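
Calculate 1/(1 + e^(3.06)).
0.04479

sigmoid(-3.06) = 1/(1 + e^(3.06)) = 1/(1 + 21.33) = 0.04479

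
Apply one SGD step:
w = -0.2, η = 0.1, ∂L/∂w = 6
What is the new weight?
w_new = -0.8

w_new = w - η·∂L/∂w = -0.2 - 0.1×(6) = -0.2 - (0.6) = -0.8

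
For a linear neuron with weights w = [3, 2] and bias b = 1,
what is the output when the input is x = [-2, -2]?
y = -9

y = (3)(-2) + (2)(-2) + 1 = -9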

################

Problem: Copy out only the lines from the one containing "Apply one SGD" down to the last line of the material, keeping both ends.

Response box:
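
Apply one SGD step:
w = -0.2, η = 0.1, ∂L/∂w = 6
What is the new weight?
w_new = -0.8

w_new = w - η·∂L/∂w = -0.2 - 0.1×(6) = -0.2 - (0.6) = -0.8

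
For a linear neuron with weights w = [3, 2] and bias b = 1,
what is the output when the input is x = [-2, -2]?
y = -9

y = (3)(-2) + (2)(-2) + 1 = -9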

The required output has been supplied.